Requirement: Using the data below, show every line where the word "dimensions" occurs.

Records provided:
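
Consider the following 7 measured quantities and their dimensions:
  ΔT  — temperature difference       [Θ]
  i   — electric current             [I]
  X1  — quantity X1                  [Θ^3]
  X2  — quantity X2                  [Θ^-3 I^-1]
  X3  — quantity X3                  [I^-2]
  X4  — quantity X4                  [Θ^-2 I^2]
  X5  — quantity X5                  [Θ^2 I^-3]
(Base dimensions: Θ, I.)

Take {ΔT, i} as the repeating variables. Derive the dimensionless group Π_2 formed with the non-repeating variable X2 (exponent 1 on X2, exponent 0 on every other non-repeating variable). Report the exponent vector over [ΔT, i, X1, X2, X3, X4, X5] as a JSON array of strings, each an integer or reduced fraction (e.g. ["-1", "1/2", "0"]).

["3", "1", "0", "1", "0", "0", "0"]

Write exponents as rows Θ,I / cols ΔT,i,X1,X2,X3,X4,X5:
  Θ: [ 1  0  3 -3  0 -2  2]
  I: [ 0  1  0 -1 -2  2 -3]
RREF → pivots at {ΔT,i} ⇒ r = 2
Repeat: ΔT,i; free: X1,X2,X3,X4,X5
RREF:
  r0: [   1    0    3   -3    0   -2    2]
  r1: [   0    1    0   -1   -2    2   -3]
Fix exponent of X2 at 1, X1 at 0, X3 at 0, X4 at 0, X5 at 0; solve each RREF row for its pivot's exponent:
  r0: exp(ΔT) + (-3)·1 = 0 ⇒ exp(ΔT) = 3
  r1: exp(i) + (-1)·1 = 0 ⇒ exp(i) = 1
Π_2 = ΔT^3 · i · X2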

Response area:
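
Consider the following 7 measured quantities and their dimensions:
(Base dimensions: Θ, I.)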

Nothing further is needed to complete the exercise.